> **Exercise requirements**: All of the data is to be set down again without alteration.

Stored records

**********

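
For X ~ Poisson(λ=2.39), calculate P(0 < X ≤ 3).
0.689181

We have X ~ Poisson(λ=2.39).

To find P(0 < X ≤ 3), we use:
P(0 < X ≤ 3) = P(X ≤ 3) - P(X ≤ 0)
                 = F(3) - F(0)
                 = 0.780810 - 0.091630
                 = 0.689181

So there's approximately a 68.9% chance that X falls in this range.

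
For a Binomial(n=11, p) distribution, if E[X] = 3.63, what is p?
p = 0.33

For a Binomial(n, p) distribution:
E[X] = n × p

Given n = 11 and E[X] = 3.63:
3.63 = 11 × p
p = 3.63 / 11 = 0.33

Verification: Binomial(11, 0.33) has E[X] = 3.63 ✓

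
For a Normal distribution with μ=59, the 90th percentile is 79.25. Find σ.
σ = 15.8012

For X ~ Normal(μ, σ), the p-th percentile satisfies x = μ + z_p × σ,
where z_p = Φ⁻¹(p) is the standard normal quantile.

Step 1: z_{0.9} = Φ⁻¹(0.9) = 1.2816

Step 2: Solve for σ:
79.25 = 59 + 1.2816 × σ
σ = (79.25 - 59) / 1.2816
σ = 20.25 / 1.2816
σ = 15.8012

Verification: μ + z × σ = 59 + 1.2816 × 15.8012 = 79.25 ✓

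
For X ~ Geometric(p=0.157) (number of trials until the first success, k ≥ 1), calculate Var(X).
34.2002

We have X ~ Geometric(p=0.157) (number of trials until the first success, k ≥ 1).

For a Geometric distribution with p=0.157 (number of trials until the first success, k ≥ 1):
Var(X) = 34.2002

The variance measures the spread of the distribution around the mean.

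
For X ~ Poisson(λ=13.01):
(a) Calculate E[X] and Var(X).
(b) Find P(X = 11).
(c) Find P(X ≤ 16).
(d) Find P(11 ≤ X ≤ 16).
(a) E[X] = 13.0100, Var(X) = 13.0100
(b) P(X = 11) = 0.101327
(c) P(X ≤ 16) = 0.834773
(d) P(11 ≤ X ≤ 16) = 0.583949

We have X ~ Poisson(λ=13.01).

(a) Moments:
E[X] = 13.0100
Var(X) = 13.0100
σ = √Var(X) = 3.6069

(b) Point probability using PMF:
P(X = 11) = 0.101327

(c) Cumulative probability using CDF:
P(X ≤ 16) = F(16) = 0.834773

(d) Range probability:
P(11 ≤ X ≤ 16) = P(X ≤ 16) - P(X ≤ 10)
                   = F(16) - F(10)
                   = 0.834773 - 0.250824
                   = 0.583949

This means approximately 58.4% of outcomes fall in the interval [11, 16].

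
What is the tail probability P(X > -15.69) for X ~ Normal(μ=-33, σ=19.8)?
0.190993

We have X ~ Normal(μ=-33, σ=19.8).

P(X > -15.69) = 1 - P(X ≤ -15.69)
                = 1 - F(-15.69)
                = 1 - 0.809007
                = 0.190993

So there's approximately a 19.1% chance that X exceeds -15.69.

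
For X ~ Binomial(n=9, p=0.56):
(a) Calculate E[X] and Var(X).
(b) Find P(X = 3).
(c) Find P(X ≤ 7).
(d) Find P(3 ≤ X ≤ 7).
(a) E[X] = 5.0400, Var(X) = 2.2176
(b) P(X = 3) = 0.107043
(c) P(X ≤ 7) = 0.956284
(d) P(3 ≤ X ≤ 7) = 0.912540

We have X ~ Binomial(n=9, p=0.56).

(a) Moments:
E[X] = 5.0400
Var(X) = 2.2176
σ = √Var(X) = 1.4892

(b) Point probability using PMF:
P(X = 3) = 0.107043

(c) Cumulative probability using CDF:
P(X ≤ 7) = F(7) = 0.956284

(d) Range probability:
P(3 ≤ X ≤ 7) = P(X ≤ 7) - P(X ≤ 2)
                   = F(7) - F(2)
                   = 0.956284 - 0.043744
                   = 0.912540

This means approximately 91.3% of outcomes fall in the interval [3, 7].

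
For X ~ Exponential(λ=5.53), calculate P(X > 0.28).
0.212588

We have X ~ Exponential(λ=5.53).

P(X > 0.28) = 1 - P(X ≤ 0.28)
                = 1 - F(0.28)
                = 1 - 0.787412
                = 0.212588

So there's approximately a 21.3% chance that X exceeds 0.28.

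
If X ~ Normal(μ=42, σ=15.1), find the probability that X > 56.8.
0.163510

We have X ~ Normal(μ=42, σ=15.1).

P(X > 56.8) = 1 - P(X ≤ 56.8)
                = 1 - F(56.8)
                = 1 - 0.836490
                = 0.163510

So there's approximately a 16.4% chance that X exceeds 56.8.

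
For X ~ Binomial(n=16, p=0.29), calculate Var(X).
3.2944

We have X ~ Binomial(n=16, p=0.29).

For a Binomial distribution with n=16, p=0.29:
Var(X) = 3.2944

The variance measures the spread of the distribution around the mean.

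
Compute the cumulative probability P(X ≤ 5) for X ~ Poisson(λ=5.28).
0.566954

We have X ~ Poisson(λ=5.28).

The CDF gives us P(X ≤ k).

Using the CDF:
P(X ≤ 5) = 0.566954

This means there's approximately a 56.7% chance that X is at most 5.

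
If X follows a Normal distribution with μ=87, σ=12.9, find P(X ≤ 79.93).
0.291825

We have X ~ Normal(μ=87, σ=12.9).

The CDF gives us P(X ≤ k).

Using the CDF:
P(X ≤ 79.93) = 0.291825

This means there's approximately a 29.2% chance that X is at most 79.93.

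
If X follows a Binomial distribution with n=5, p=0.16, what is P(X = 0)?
0.418212

We have X ~ Binomial(n=5, p=0.16).

For a Binomial distribution, the PMF gives us the probability of each outcome.

Using the PMF formula:
P(X = 0) = 0.418212

Rounded to 4 decimal places: 0.4182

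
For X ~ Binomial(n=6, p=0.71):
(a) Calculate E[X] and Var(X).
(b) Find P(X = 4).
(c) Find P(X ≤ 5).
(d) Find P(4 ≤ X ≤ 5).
(a) E[X] = 4.2600, Var(X) = 1.2354
(b) P(X = 4) = 0.320568
(c) P(X ≤ 5) = 0.871900
(d) P(4 ≤ X ≤ 5) = 0.634504

We have X ~ Binomial(n=6, p=0.71).

(a) Moments:
E[X] = 4.2600
Var(X) = 1.2354
σ = √Var(X) = 1.1115

(b) Point probability using PMF:
P(X = 4) = 0.320568

(c) Cumulative probability using CDF:
P(X ≤ 5) = F(5) = 0.871900

(d) Range probability:
P(4 ≤ X ≤ 5) = P(X ≤ 5) - P(X ≤ 3)
                   = F(5) - F(3)
                   = 0.871900 - 0.237395
                   = 0.634504

This means approximately 63.5% of outcomes fall in the interval [4, 5].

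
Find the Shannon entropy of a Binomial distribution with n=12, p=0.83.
1.6472 nats

We have X ~ Binomial(n=12, p=0.83).

The Shannon entropy measures the uncertainty or information content of the distribution.

For a Binomial distribution with n=12, p=0.83:
H(X) = 1.6472 nats

(In bits, this would be 2.3764 bits.)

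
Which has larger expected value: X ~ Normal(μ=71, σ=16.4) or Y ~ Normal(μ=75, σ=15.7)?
Y has larger mean (75.0000 > 71.0000)

Compute the expected value for each distribution:

X ~ Normal(μ=71, σ=16.4):
E[X] = 71.0000

Y ~ Normal(μ=75, σ=15.7):
E[Y] = 75.0000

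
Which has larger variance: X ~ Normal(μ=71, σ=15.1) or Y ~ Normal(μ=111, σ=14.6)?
X has larger variance (228.0100 > 213.1600)

Compute the variance for each distribution:

X ~ Normal(μ=71, σ=15.1):
Var(X) = 228.0100

Y ~ Normal(μ=111, σ=14.6):
Var(Y) = 213.1600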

**********

> **Solved problem**:
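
For X ~ Poisson(λ=2.39), calculate P(0 < X ≤ 3).
0.689181

We have X ~ Poisson(λ=2.39).

To find P(0 < X ≤ 3), we use:
P(0 < X ≤ 3) = P(X ≤ 3) - P(X ≤ 0)
                 = F(3) - F(0)
                 = 0.780810 - 0.091630
                 = 0.689181

So there's approximately a 68.9% chance that X falls in this range.

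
For a Binomial(n=11, p) distribution, if E[X] = 3.63, what is p?
p = 0.33

For a Binomial(n, p) distribution:
E[X] = n × p

Given n = 11 and E[X] = 3.63:
3.63 = 11 × p
p = 3.63 / 11 = 0.33

Verification: Binomial(11, 0.33) has E[X] = 3.63 ✓

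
For a Normal distribution with μ=59, the 90th percentile is 79.25. Find σ.
σ = 15.8012

For X ~ Normal(μ, σ), the p-th percentile satisfies x = μ + z_p × σ,
where z_p = Φ⁻¹(p) is the standard normal quantile.

Step 1: z_{0.9} = Φ⁻¹(0.9) = 1.2816

Step 2: Solve for σ:
79.25 = 59 + 1.2816 × σ
σ = (79.25 - 59) / 1.2816
σ = 20.25 / 1.2816
σ = 15.8012

Verification: μ + z × σ = 59 + 1.2816 × 15.8012 = 79.25 ✓

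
For X ~ Geometric(p=0.157) (number of trials until the first success, k ≥ 1), calculate Var(X).
34.2002

We have X ~ Geometric(p=0.157) (number of trials until the first success, k ≥ 1).

For a Geometric distribution with p=0.157 (number of trials until the first success, k ≥ 1):
Var(X) = 34.2002

The variance measures the spread of the distribution around the mean.

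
For X ~ Poisson(λ=13.01):
(a) Calculate E[X] and Var(X).
(b) Find P(X = 11).
(c) Find P(X ≤ 16).
(d) Find P(11 ≤ X ≤ 16).
(a) E[X] = 13.0100, Var(X) = 13.0100
(b) P(X = 11) = 0.101327
(c) P(X ≤ 16) = 0.834773
(d) P(11 ≤ X ≤ 16) = 0.583949

We have X ~ Poisson(λ=13.01).

(a) Moments:
E[X] = 13.0100
Var(X) = 13.0100
σ = √Var(X) = 3.6069

(b) Point probability using PMF:
P(X = 11) = 0.101327

(c) Cumulative probability using CDF:
P(X ≤ 16) = F(16) = 0.834773

(d) Range probability:
P(11 ≤ X ≤ 16) = P(X ≤ 16) - P(X ≤ 10)
                   = F(16) - F(10)
                   = 0.834773 - 0.250824
                   = 0.583949

This means approximately 58.4% of outcomes fall in the interval [11, 16].

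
What is the tail probability P(X > -15.69) for X ~ Normal(μ=-33, σ=19.8)?
0.190993

We have X ~ Normal(μ=-33, σ=19.8).

P(X > -15.69) = 1 - P(X ≤ -15.69)
                = 1 - F(-15.69)
                = 1 - 0.809007
                = 0.190993

So there's approximately a 19.1% chance that X exceeds -15.69.

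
For X ~ Binomial(n=9, p=0.56):
(a) Calculate E[X] and Var(X).
(b) Find P(X = 3).
(c) Find P(X ≤ 7).
(d) Find P(3 ≤ X ≤ 7).
(a) E[X] = 5.0400, Var(X) = 2.2176
(b) P(X = 3) = 0.107043
(c) P(X ≤ 7) = 0.956284
(d) P(3 ≤ X ≤ 7) = 0.912540

We have X ~ Binomial(n=9, p=0.56).

(a) Moments:
E[X] = 5.0400
Var(X) = 2.2176
σ = √Var(X) = 1.4892

(b) Point probability using PMF:
P(X = 3) = 0.107043

(c) Cumulative probability using CDF:
P(X ≤ 7) = F(7) = 0.956284

(d) Range probability:
P(3 ≤ X ≤ 7) = P(X ≤ 7) - P(X ≤ 2)
                   = F(7) - F(2)
                   = 0.956284 - 0.043744
                   = 0.912540

This means approximately 91.3% of outcomes fall in the interval [3, 7].

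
For X ~ Exponential(λ=5.53), calculate P(X > 0.28).
0.212588

We have X ~ Exponential(λ=5.53).

P(X > 0.28) = 1 - P(X ≤ 0.28)
                = 1 - F(0.28)
                = 1 - 0.787412
                = 0.212588

So there's approximately a 21.3% chance that X exceeds 0.28.

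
If X ~ Normal(μ=42, σ=15.1), find the probability that X > 56.8.
0.163510

We have X ~ Normal(μ=42, σ=15.1).

P(X > 56.8) = 1 - P(X ≤ 56.8)
                = 1 - F(56.8)
                = 1 - 0.836490
                = 0.163510

So there's approximately a 16.4% chance that X exceeds 56.8.

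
For X ~ Binomial(n=16, p=0.29), calculate Var(X).
3.2944

We have X ~ Binomial(n=16, p=0.29).

For a Binomial distribution with n=16, p=0.29:
Var(X) = 3.2944

The variance measures the spread of the distribution around the mean.

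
Compute the cumulative probability P(X ≤ 5) for X ~ Poisson(λ=5.28).
0.566954

We have X ~ Poisson(λ=5.28).

The CDF gives us P(X ≤ k).

Using the CDF:
P(X ≤ 5) = 0.566954

This means there's approximately a 56.7% chance that X is at most 5.

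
If X follows a Normal distribution with μ=87, σ=12.9, find P(X ≤ 79.93).
0.291825

We have X ~ Normal(μ=87, σ=12.9).

The CDF gives us P(X ≤ k).

Using the CDF:
P(X ≤ 79.93) = 0.291825

This means there's approximately a 29.2% chance that X is at most 79.93.

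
If X follows a Binomial distribution with n=5, p=0.16, what is P(X = 0)?
0.418212

We have X ~ Binomial(n=5, p=0.16).

For a Binomial distribution, the PMF gives us the probability of each outcome.

Using the PMF formula:
P(X = 0) = 0.418212

Rounded to 4 decimal places: 0.4182

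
For X ~ Binomial(n=6, p=0.71):
(a) Calculate E[X] and Var(X).
(b) Find P(X = 4).
(c) Find P(X ≤ 5).
(d) Find P(4 ≤ X ≤ 5).
(a) E[X] = 4.2600, Var(X) = 1.2354
(b) P(X = 4) = 0.320568
(c) P(X ≤ 5) = 0.871900
(d) P(4 ≤ X ≤ 5) = 0.634504

We have X ~ Binomial(n=6, p=0.71).

(a) Moments:
E[X] = 4.2600
Var(X) = 1.2354
σ = √Var(X) = 1.1115

(b) Point probability using PMF:
P(X = 4) = 0.320568

(c) Cumulative probability using CDF:
P(X ≤ 5) = F(5) = 0.871900

(d) Range probability:
P(4 ≤ X ≤ 5) = P(X ≤ 5) - P(X ≤ 3)
                   = F(5) - F(3)
                   = 0.871900 - 0.237395
                   = 0.634504

This means approximately 63.5% of outcomes fall in the interval [4, 5].

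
Find the Shannon entropy of a Binomial distribution with n=12, p=0.83.
1.6472 nats

We have X ~ Binomial(n=12, p=0.83).

The Shannon entropy measures the uncertainty or information content of the distribution.

For a Binomial distribution with n=12, p=0.83:
H(X) = 1.6472 nats

(In bits, this would be 2.3764 bits.)

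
Which has larger expected value: X ~ Normal(μ=71, σ=16.4) or Y ~ Normal(μ=75, σ=15.7)?
Y has larger mean (75.0000 > 71.0000)

Compute the expected value for each distribution:

X ~ Normal(μ=71, σ=16.4):
E[X] = 71.0000

Y ~ Normal(μ=75, σ=15.7):
E[Y] = 75.0000

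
Which has larger variance: X ~ Normal(μ=71, σ=15.1) or Y ~ Normal(μ=111, σ=14.6)?
X has larger variance (228.0100 > 213.1600)

Compute the variance for each distribution:

X ~ Normal(μ=71, σ=15.1):
Var(X) = 228.0100

Y ~ Normal(μ=111, σ=14.6):
Var(Y) = 213.1600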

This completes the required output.